___ Input records

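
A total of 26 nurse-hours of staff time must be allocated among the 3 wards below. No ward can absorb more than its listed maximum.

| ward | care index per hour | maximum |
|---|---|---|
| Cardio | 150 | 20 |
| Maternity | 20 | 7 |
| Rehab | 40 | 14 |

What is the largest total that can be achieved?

Highest care index per hour first: Cardio 150 > Rehab 40 > Maternity 20.
Cardio takes 20 to reach its cap of 20 → 6 left.
Rehab: +6 (room for 14) → 6. Pool exhausted.
Total = 150×20 + 40×6 = 3240.

3240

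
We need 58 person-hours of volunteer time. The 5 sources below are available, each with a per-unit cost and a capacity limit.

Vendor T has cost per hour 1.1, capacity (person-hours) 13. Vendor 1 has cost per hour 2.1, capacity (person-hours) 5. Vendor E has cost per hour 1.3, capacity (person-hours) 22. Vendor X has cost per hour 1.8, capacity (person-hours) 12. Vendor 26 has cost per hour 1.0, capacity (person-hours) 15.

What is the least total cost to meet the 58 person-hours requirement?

Use sources in increasing cost order.
Vendor 26 (1.0): use full 15 — 43 person-hours to go.
Vendor T (1.1): use full 13 — 30 person-hours to go.
Vendor E (1.3): use full 22 — 8 person-hours to go.
Take 8 from Vendor X at 1.8 to finish.
Vendor 1: unused.
Cost = 15×1.0 + 13×1.1 + 22×1.3 + 8×1.8 = 72.3.

72.3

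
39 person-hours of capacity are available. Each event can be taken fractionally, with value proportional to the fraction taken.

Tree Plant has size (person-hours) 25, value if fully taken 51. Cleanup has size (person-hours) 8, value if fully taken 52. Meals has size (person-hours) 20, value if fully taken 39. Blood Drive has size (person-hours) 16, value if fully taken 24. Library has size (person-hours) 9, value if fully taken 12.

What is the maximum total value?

114.7

Rank by value-to-size ratio: Cleanup 52/8≈6.5, Tree Plant 51/25≈2.04, Meals 39/20≈1.95, Blood Drive 24/16≈1.5, Library 12/9≈1.33.
All 8 person-hours of Cleanup fit (value 52) — 31 remain.
Take all of Tree Plant (25 person-hours, value 51) — 6 person-hours left.
Fill the last 6 person-hours with part of Meals: 6/20 of it earns 11.7.
Total value = 114.7.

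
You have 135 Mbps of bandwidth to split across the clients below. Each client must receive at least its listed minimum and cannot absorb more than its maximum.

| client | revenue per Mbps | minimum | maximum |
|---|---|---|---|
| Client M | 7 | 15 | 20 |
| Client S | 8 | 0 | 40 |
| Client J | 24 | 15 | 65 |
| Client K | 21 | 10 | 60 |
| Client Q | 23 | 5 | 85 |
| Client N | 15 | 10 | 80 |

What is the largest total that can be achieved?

Meeting every minimum uses 15+0+15+10+5+10 = 55 Mbps, leaving 80.
Rank by revenue per Mbps: Client J 24 > Client Q 23 > Client K 21 > Client N 15 > Client S 8 > Client M 7.
Client J: +50 to 65 (cap) — 30 left.
Only 30 left; Client Q takes them to reach 35.
Total = 7×15 + 24×65 + 21×10 + 23×35 + 15×10 = 2830.

2830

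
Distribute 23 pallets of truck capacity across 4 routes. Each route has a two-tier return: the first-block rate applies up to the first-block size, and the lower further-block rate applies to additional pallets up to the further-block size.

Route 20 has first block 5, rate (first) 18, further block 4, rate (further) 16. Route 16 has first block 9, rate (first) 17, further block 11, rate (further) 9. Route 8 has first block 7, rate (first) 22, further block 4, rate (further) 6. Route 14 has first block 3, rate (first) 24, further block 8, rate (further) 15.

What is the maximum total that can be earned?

Treat each block as its own option and order by rate: Route 14/T1 24 > Route 8/T1 22 > Route 20/T1 18 > Route 16/T1 17 > Route 20/T2 16 > Route 14/T2 15 > Route 16/T2 9 > Route 8/T2 6.
Route 14/T1 (24): +3 → 20 left.
Route 8 T1 at 22: fill all 7 → 13 left.
Fill Route 20 T1 block (5 at 18) → 8 left.
8 remain; put them into Route 16 T1 at 17.
Total = 24×3 + 22×7 + 18×5 + 17×8 = 452.

452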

______

Set every record down again, exactly as given.

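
A total of 26 nurse-hours of staff time must be allocated among the 3 wards below. No ward can absorb more than its listed maximum.

| ward | care index per hour | maximum |
|---|---|---|
| Cardio | 150 | 20 |
| Maternity | 20 | 7 |
| Rehab | 40 | 14 |

What is the largest total that can be achieved?

Highest care index per hour first: Cardio 150 > Rehab 40 > Maternity 20.
Cardio takes 20 to reach its cap of 20 → 6 left.
Rehab: +6 (room for 14) → 6. Pool exhausted.
Total = 150×20 + 40×6 = 3240.

3240

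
We need 58 person-hours of volunteer time. The 5 sources below are available, each with a per-unit cost and a capacity limit.

Vendor T has cost per hour 1.1, capacity (person-hours) 13. Vendor 1 has cost per hour 2.1, capacity (person-hours) 5. Vendor E has cost per hour 1.3, capacity (person-hours) 22. Vendor X has cost per hour 1.8, capacity (person-hours) 12. Vendor 26 has cost per hour 1.0, capacity (person-hours) 15.

What is the least total cost to meet the 58 person-hours requirement?

Use sources in increasing cost order.
Vendor 26 (1.0): use full 15 — 43 person-hours to go.
Vendor T (1.1): use full 13 — 30 person-hours to go.
Vendor E (1.3): use full 22 — 8 person-hours to go.
Take 8 from Vendor X at 1.8 to finish.
Vendor 1: unused.
Cost = 15×1.0 + 13×1.1 + 22×1.3 + 8×1.8 = 72.3.

72.3

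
39 person-hours of capacity are available. Each event can be taken fractionally, with value proportional to the fraction taken.

Tree Plant has size (person-hours) 25, value if fully taken 51. Cleanup has size (person-hours) 8, value if fully taken 52. Meals has size (person-hours) 20, value if fully taken 39. Blood Drive has size (person-hours) 16, value if fully taken 24. Library has size (person-hours) 9, value if fully taken 12.

What is the maximum total value?

114.7

Rank by value-to-size ratio: Cleanup 52/8≈6.5, Tree Plant 51/25≈2.04, Meals 39/20≈1.95, Blood Drive 24/16≈1.5, Library 12/9≈1.33.
All 8 person-hours of Cleanup fit (value 52) — 31 remain.
Take all of Tree Plant (25 person-hours, value 51) — 6 person-hours left.
Fill the last 6 person-hours with part of Meals: 6/20 of it earns 11.7.
Total value = 114.7.

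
You have 135 Mbps of bandwidth to split across the clients below. Each client must receive at least its listed minimum and cannot absorb more than its maximum.

| client | revenue per Mbps | minimum | maximum |
|---|---|---|---|
| Client M | 7 | 15 | 20 |
| Client S | 8 | 0 | 40 |
| Client J | 24 | 15 | 65 |
| Client K | 21 | 10 | 60 |
| Client Q | 23 | 5 | 85 |
| Client N | 15 | 10 | 80 |

What is the largest total that can be achieved?

Meeting every minimum uses 15+0+15+10+5+10 = 55 Mbps, leaving 80.
Rank by revenue per Mbps: Client J 24 > Client Q 23 > Client K 21 > Client N 15 > Client S 8 > Client M 7.
Client J: +50 to 65 (cap) — 30 left.
Only 30 left; Client Q takes them to reach 35.
Total = 7×15 + 24×65 + 21×10 + 23×35 + 15×10 = 2830.

2830

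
Distribute 23 pallets of truck capacity across 4 routes. Each route has a two-tier return: the first-block rate applies up to the first-block size, and the lower further-block rate applies to additional pallets up to the further-block size.

Route 20 has first block 5, rate (first) 18, further block 4, rate (further) 16. Route 16 has first block 9, rate (first) 17, further block 11, rate (further) 9. Route 8 has first block 7, rate (first) 22, further block 4, rate (further) 6. Route 14 has first block 3, rate (first) 24, further block 8, rate (further) 15.

What is the maximum total that can be earned?

Treat each block as its own option and order by rate: Route 14/T1 24 > Route 8/T1 22 > Route 20/T1 18 > Route 16/T1 17 > Route 20/T2 16 > Route 14/T2 15 > Route 16/T2 9 > Route 8/T2 6.
Route 14/T1 (24): +3 → 20 left.
Route 8 T1 at 22: fill all 7 → 13 left.
Fill Route 20 T1 block (5 at 18) → 8 left.
8 remain; put them into Route 16 T1 at 17.
Total = 24×3 + 22×7 + 18×5 + 17×8 = 452.

452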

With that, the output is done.